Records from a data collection
.....

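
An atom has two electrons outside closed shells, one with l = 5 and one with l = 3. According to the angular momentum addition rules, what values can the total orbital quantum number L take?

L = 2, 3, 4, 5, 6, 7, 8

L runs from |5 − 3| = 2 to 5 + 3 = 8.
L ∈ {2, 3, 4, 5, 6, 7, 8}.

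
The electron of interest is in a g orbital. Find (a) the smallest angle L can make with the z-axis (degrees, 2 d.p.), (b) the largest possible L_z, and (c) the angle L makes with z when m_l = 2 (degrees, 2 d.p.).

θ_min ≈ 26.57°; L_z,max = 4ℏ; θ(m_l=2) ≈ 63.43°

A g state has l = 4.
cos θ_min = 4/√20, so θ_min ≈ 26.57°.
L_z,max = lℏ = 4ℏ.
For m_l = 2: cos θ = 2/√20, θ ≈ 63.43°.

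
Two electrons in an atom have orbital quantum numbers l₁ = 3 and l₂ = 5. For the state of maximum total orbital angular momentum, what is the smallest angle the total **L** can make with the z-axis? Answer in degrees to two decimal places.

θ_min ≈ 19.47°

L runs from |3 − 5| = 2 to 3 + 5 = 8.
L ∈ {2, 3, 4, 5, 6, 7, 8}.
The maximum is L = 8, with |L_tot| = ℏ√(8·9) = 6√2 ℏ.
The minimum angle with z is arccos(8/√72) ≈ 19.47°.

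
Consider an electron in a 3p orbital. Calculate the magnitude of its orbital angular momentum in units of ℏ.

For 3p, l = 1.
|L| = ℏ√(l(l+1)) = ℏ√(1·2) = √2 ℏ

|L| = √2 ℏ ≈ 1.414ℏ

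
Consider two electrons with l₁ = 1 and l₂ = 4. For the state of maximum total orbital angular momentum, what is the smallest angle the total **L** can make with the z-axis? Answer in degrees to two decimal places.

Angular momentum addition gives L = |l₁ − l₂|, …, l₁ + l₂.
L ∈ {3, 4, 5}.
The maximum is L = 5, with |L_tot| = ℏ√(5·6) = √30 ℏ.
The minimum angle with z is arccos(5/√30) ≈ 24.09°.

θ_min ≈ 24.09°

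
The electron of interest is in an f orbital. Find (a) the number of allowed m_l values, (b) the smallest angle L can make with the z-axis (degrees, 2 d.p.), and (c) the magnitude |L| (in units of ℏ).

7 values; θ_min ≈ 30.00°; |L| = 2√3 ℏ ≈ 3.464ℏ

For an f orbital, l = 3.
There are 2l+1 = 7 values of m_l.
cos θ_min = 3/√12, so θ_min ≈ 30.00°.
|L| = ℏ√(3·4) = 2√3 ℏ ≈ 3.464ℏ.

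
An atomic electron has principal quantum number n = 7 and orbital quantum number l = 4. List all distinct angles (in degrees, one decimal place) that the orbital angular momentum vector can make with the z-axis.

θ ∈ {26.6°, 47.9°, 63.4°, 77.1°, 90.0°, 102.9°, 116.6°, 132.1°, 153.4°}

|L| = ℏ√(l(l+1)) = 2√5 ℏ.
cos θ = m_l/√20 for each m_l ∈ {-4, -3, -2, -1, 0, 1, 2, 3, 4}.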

.....

Return all of the data above, keeping every line exactly as it appears.

**Answer to the problem:**
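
An atom has two electrons outside closed shells, one with l = 5 and one with l = 3. According to the angular momentum addition rules, what values can the total orbital quantum number L take?

L = 2, 3, 4, 5, 6, 7, 8

L runs from |5 − 3| = 2 to 5 + 3 = 8.
L ∈ {2, 3, 4, 5, 6, 7, 8}.

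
The electron of interest is in a g orbital. Find (a) the smallest angle L can make with the z-axis (degrees, 2 d.p.), (b) the largest possible L_z, and (c) the angle L makes with z when m_l = 2 (degrees, 2 d.p.).

θ_min ≈ 26.57°; L_z,max = 4ℏ; θ(m_l=2) ≈ 63.43°

A g state has l = 4.
cos θ_min = 4/√20, so θ_min ≈ 26.57°.
L_z,max = lℏ = 4ℏ.
For m_l = 2: cos θ = 2/√20, θ ≈ 63.43°.

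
Two electrons in an atom have orbital quantum numbers l₁ = 3 and l₂ = 5. For the state of maximum total orbital angular momentum, what is the smallest angle the total **L** can make with the z-axis? Answer in degrees to two decimal places.

θ_min ≈ 19.47°

L runs from |3 − 5| = 2 to 3 + 5 = 8.
L ∈ {2, 3, 4, 5, 6, 7, 8}.
The maximum is L = 8, with |L_tot| = ℏ√(8·9) = 6√2 ℏ.
The minimum angle with z is arccos(8/√72) ≈ 19.47°.

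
Consider an electron in a 3p orbital. Calculate the magnitude of its orbital angular momentum in units of ℏ.

For 3p, l = 1.
|L| = ℏ√(l(l+1)) = ℏ√(1·2) = √2 ℏ

|L| = √2 ℏ ≈ 1.414ℏ

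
Consider two electrons with l₁ = 1 and l₂ = 4. For the state of maximum total orbital angular momentum, what is the smallest angle the total **L** can make with the z-axis? Answer in degrees to two decimal places.

Angular momentum addition gives L = |l₁ − l₂|, …, l₁ + l₂.
L ∈ {3, 4, 5}.
The maximum is L = 5, with |L_tot| = ℏ√(5·6) = √30 ℏ.
The minimum angle with z is arccos(5/√30) ≈ 24.09°.

θ_min ≈ 24.09°

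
The electron of interest is in an f orbital. Find (a) the number of allowed m_l values, (b) the smallest angle L can make with the z-axis (degrees, 2 d.p.), and (c) the magnitude |L| (in units of ℏ).

7 values; θ_min ≈ 30.00°; |L| = 2√3 ℏ ≈ 3.464ℏ

For an f orbital, l = 3.
There are 2l+1 = 7 values of m_l.
cos θ_min = 3/√12, so θ_min ≈ 30.00°.
|L| = ℏ√(3·4) = 2√3 ℏ ≈ 3.464ℏ.

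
An atomic electron has principal quantum number n = 7 and orbital quantum number l = 4. List all distinct angles (in degrees, one decimal place) that the orbital angular momentum vector can make with the z-axis.

θ ∈ {26.6°, 47.9°, 63.4°, 77.1°, 90.0°, 102.9°, 116.6°, 132.1°, 153.4°}

|L| = ℏ√(l(l+1)) = 2√5 ℏ.
cos θ = m_l/√20 for each m_l ∈ {-4, -3, -2, -1, 0, 1, 2, 3, 4}.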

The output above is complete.